■ **Exercise objective**: I would like every entry below written out exactly.

(Saved entries)
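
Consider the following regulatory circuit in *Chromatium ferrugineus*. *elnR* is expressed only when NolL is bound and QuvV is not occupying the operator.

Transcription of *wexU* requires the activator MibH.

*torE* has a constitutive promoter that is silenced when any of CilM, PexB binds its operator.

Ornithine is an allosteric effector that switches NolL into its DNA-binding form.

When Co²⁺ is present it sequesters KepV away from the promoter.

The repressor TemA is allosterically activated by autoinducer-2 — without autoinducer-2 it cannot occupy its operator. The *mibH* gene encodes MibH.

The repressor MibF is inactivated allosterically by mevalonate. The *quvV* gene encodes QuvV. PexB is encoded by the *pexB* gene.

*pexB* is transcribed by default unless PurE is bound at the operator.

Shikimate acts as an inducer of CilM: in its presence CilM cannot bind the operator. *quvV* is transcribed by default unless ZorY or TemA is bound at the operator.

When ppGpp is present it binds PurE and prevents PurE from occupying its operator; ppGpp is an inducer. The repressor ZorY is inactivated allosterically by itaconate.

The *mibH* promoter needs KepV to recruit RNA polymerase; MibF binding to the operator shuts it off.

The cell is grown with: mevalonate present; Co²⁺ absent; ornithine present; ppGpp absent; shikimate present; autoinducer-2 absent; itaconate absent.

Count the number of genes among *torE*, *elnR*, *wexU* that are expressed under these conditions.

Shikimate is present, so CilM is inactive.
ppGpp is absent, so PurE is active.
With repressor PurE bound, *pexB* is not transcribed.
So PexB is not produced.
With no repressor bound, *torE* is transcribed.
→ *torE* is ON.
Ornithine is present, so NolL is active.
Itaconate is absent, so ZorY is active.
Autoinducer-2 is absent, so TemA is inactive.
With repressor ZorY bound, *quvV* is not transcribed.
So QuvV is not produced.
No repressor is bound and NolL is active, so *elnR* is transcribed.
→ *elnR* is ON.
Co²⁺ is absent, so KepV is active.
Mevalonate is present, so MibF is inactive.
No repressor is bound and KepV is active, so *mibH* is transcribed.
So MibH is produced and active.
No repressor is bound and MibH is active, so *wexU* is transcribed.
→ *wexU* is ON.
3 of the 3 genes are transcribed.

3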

■ **Output for this exercise**:
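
Consider the following regulatory circuit in *Chromatium ferrugineus*. *elnR* is expressed only when NolL is bound and QuvV is not occupying the operator.

Transcription of *wexU* requires the activator MibH.

*torE* has a constitutive promoter that is silenced when any of CilM, PexB binds its operator.

Ornithine is an allosteric effector that switches NolL into its DNA-binding form.

When Co²⁺ is present it sequesters KepV away from the promoter.

The repressor TemA is allosterically activated by autoinducer-2 — without autoinducer-2 it cannot occupy its operator. The *mibH* gene encodes MibH.

The repressor MibF is inactivated allosterically by mevalonate. The *quvV* gene encodes QuvV. PexB is encoded by the *pexB* gene.

*pexB* is transcribed by default unless PurE is bound at the operator.

Shikimate acts as an inducer of CilM: in its presence CilM cannot bind the operator. *quvV* is transcribed by default unless ZorY or TemA is bound at the operator.

When ppGpp is present it binds PurE and prevents PurE from occupying its operator; ppGpp is an inducer. The repressor ZorY is inactivated allosterically by itaconate.

The *mibH* promoter needs KepV to recruit RNA polymerase; MibF binding to the operator shuts it off.

The cell is grown with: mevalonate present; Co²⁺ absent; ornithine present; ppGpp absent; shikimate present; autoinducer-2 absent; itaconate absent.

Count the number of genes among *torE*, *elnR*, *wexU* that are expressed under these conditions.

Shikimate is present, so CilM is inactive.
ppGpp is absent, so PurE is active.
With repressor PurE bound, *pexB* is not transcribed.
So PexB is not produced.
With no repressor bound, *torE* is transcribed.
→ *torE* is ON.
Ornithine is present, so NolL is active.
Itaconate is absent, so ZorY is active.
Autoinducer-2 is absent, so TemA is inactive.
With repressor ZorY bound, *quvV* is not transcribed.
So QuvV is not produced.
No repressor is bound and NolL is active, so *elnR* is transcribed.
→ *elnR* is ON.
Co²⁺ is absent, so KepV is active.
Mevalonate is present, so MibF is inactive.
No repressor is bound and KepV is active, so *mibH* is transcribed.
So MibH is produced and active.
No repressor is bound and MibH is active, so *wexU* is transcribed.
→ *wexU* is ON.
3 of the 3 genes are transcribed.

3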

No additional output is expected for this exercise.